The records -

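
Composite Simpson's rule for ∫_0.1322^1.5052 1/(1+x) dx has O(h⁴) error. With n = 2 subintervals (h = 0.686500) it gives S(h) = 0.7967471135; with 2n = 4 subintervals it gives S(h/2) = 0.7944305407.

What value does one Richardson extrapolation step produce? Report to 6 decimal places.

r = 4: numerator weight 16, denominator 15.
16*0.7944305407 − 0.7967471135 = 11.9141415377
Divide by 2^4 − 1 = 15.
(16*0.7944305407 − 0.7967471135)/(16 − 1) = 0.7942761025
Shift from A(h/2): −0.0001544382.

0.794276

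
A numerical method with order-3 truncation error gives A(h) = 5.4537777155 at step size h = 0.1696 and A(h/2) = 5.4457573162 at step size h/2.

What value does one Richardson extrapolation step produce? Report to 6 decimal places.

5.444612

Method order is 3; weight 2^3 = 8.
8·5.4457573162 = 43.5660585296; subtract 5.4537777155 → 38.1122808141
Denominator 8 − 1 = 7.
38.1122808141 ÷ 7 = 5.4446115449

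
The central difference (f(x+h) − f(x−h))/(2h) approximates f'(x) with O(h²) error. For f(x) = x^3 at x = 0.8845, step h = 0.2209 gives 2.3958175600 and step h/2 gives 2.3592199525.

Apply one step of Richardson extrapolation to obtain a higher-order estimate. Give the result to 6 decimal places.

2.347021

The method has order 2: 2^2 = 4.
Weighted: 9.4368798100 − 2.3958175600 = 7.0410622500
Divide by 2^2 − 1 = 3.
(4 × 2.3592199525 − 2.3958175600)/(4 − 1) = 2.3470207500
Gap between inputs: 3.660e-02; correction applied: −0.0121992025.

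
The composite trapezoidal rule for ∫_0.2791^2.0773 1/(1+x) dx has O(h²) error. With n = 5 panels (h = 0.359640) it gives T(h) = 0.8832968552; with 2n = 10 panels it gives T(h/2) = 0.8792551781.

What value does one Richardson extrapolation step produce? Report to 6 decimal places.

r = 2: numerator weight 4, denominator 3.
4·0.8792551781 − 0.8832968552 = 2.6337238572
2.6337238572 ÷ 3 = 0.8779079524

0.877908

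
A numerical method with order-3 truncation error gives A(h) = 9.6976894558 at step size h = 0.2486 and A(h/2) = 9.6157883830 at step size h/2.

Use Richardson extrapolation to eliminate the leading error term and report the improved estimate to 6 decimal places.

With r = 3 the leading error scales as h^3, so the weight is 2^3 = 8.
Numerator 8×A(h/2) − A(h) = 8×9.6157883830 − 9.6976894558 = 67.2286176082
Divide by 2^3 − 1 = 7.
R = 67.2286176082/7 = 9.6040882297

9.604088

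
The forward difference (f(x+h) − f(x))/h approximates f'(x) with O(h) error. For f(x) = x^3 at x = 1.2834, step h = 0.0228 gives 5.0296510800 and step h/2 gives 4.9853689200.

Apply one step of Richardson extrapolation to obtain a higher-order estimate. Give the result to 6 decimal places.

With r = 1 the leading error scales as h^1, so the weight is 2^1 = 2.
2^1 × A(h/2) = 9.9707378400; minus A(h) gives 4.9410867600.
Denominator 2 − 1 = 1.
(2 × 4.9853689200 − 5.0296510800)/(2 − 1) = 4.9410867600
Shift from A(h/2): −0.0442821600.

4.941087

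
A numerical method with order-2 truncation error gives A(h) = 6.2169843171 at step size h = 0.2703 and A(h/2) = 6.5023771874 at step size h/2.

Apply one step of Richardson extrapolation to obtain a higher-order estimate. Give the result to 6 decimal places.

6.597508

Error is O(h^2); halving h shrinks it by 2^2 = 4.
Top: 4(6.5023771874) − (6.2169843171) = 19.7925244325
Extrapolated: 19.7925244325 / 3 = 6.5975081442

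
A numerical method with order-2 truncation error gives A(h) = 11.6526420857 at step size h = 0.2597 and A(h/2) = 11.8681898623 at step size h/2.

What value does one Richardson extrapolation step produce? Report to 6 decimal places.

11.940039

Method order is 2; weight 2^2 = 4.
4 × 11.8681898623 = 47.4727594492; subtract 11.6526420857 → 35.8201173635
Extrapolated: 35.8201173635 / 3 = 11.9400391212
Shift from A(h/2): +0.0718492589.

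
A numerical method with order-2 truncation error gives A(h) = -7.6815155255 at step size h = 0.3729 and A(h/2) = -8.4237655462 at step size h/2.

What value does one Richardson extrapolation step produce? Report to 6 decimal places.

-8.671182

Order 2 gives 2^r = 4 and 2^r − 1 = 3.
Top: 4(-8.4237655462) − (-7.6815155255) = -26.0135466593
Divide by 2^2 − 1 = 3.
R = (-26.0135466593)/3 = -8.6711822198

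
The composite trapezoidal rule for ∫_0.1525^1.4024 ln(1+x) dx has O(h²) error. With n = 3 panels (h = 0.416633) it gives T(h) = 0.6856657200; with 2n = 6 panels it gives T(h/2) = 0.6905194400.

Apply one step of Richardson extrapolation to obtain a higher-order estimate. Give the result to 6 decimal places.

Order 2 gives 2^r = 4 and 2^r − 1 = 3.
4 × 0.6905194400 = 2.7620777600; subtract 0.6856657200 → 2.0764120400
R = 2.0764120400/3 = 0.6921373467
Gap between inputs: 4.854e-03; correction applied: +0.0016179067.

0.692137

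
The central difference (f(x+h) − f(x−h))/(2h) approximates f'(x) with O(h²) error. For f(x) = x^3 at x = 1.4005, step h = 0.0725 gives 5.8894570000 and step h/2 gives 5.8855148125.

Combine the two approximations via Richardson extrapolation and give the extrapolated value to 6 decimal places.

The method has order 2: 2^2 = 4.
Top: 4(5.8855148125) − (5.8894570000) = 17.6526022500
17.6526022500 ÷ 3 = 5.8842007500

5.884201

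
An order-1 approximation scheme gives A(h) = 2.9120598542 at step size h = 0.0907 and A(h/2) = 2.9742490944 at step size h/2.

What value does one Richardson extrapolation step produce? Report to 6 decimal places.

3.036438

Method order is 1; weight 2^1 = 2.
Top: 2(2.9742490944) − (2.9120598542) = 3.0364383346
3.0364383346 ÷ 1 = 3.0364383346
Shift from A(h/2): +0.0621892402.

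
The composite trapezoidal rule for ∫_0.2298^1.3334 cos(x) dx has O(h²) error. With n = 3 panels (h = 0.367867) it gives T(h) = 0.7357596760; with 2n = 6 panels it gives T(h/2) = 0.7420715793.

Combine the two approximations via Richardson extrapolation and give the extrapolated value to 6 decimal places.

r = 2, so 2^r = 4.
A(h/2) − A(h) = 0.7420715793 − 0.7357596760 = 0.0063119033
Correction (A(h/2) − A(h))/(4 − 1) = 0.0063119033/3 = 0.0021039678
R = 0.7420715793 + 0.0021039678 = 0.7441755471
Shift from A(h/2): +0.0021039678.

0.744176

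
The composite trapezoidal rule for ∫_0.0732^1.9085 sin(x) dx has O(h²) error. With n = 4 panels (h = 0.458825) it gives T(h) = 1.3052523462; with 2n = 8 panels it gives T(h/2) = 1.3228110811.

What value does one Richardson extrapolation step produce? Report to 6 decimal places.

r = 2, so 2^r = 4.
4*1.3228110811 = 5.2912443244; subtract 1.3052523462 → 3.9859919782
Extrapolated: 3.9859919782 / 3 = 1.3286639927

1.328664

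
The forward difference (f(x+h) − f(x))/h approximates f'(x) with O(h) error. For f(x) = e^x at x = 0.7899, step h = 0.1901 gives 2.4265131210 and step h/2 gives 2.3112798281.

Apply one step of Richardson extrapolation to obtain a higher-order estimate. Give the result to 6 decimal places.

Error is O(h^1); halving h shrinks it by 2^1 = 2.
A(h/2) − A(h) = 2.3112798281 − 2.4265131210 = -0.1152332929
Divide by 2^1 − 1 = 1: (-0.1152332929)/1 = -0.1152332929
R = A(h/2) + (A(h/2) − A(h))/1 = 2.3112798281 − 0.1152332929 = 2.1960465352

2.196047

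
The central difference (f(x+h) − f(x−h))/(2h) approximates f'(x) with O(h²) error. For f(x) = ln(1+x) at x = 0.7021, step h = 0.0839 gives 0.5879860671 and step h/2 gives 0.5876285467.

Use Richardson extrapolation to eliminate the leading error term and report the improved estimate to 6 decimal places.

0.587509

r = 2: numerator weight 4, denominator 3.
4×0.5876285467 − 0.5879860671 = 1.7625281197
Denominator 4 − 1 = 3.
1.7625281197 ÷ 3 = 0.5875093732
Correction |R − A(h/2)| = 1.192e-04; gap |A(h/2) − A(h)| = 3.575e-04.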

Required work - Beginning with the line holding "6.5023771874 at step size h/2." and ending with the line holding "11.8681898623 at step size h/2.", write out the stretch of material above exactly; add no further lines.

Written solution -
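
A numerical method with order-2 truncation error gives A(h) = 6.2169843171 at step size h = 0.2703 and A(h/2) = 6.5023771874 at step size h/2.

Apply one step of Richardson extrapolation to obtain a higher-order estimate. Give the result to 6 decimal places.

6.597508

Error is O(h^2); halving h shrinks it by 2^2 = 4.
Top: 4(6.5023771874) − (6.2169843171) = 19.7925244325
Extrapolated: 19.7925244325 / 3 = 6.5975081442

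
A numerical method with order-2 truncation error gives A(h) = 11.6526420857 at step size h = 0.2597 and A(h/2) = 11.8681898623 at step size h/2.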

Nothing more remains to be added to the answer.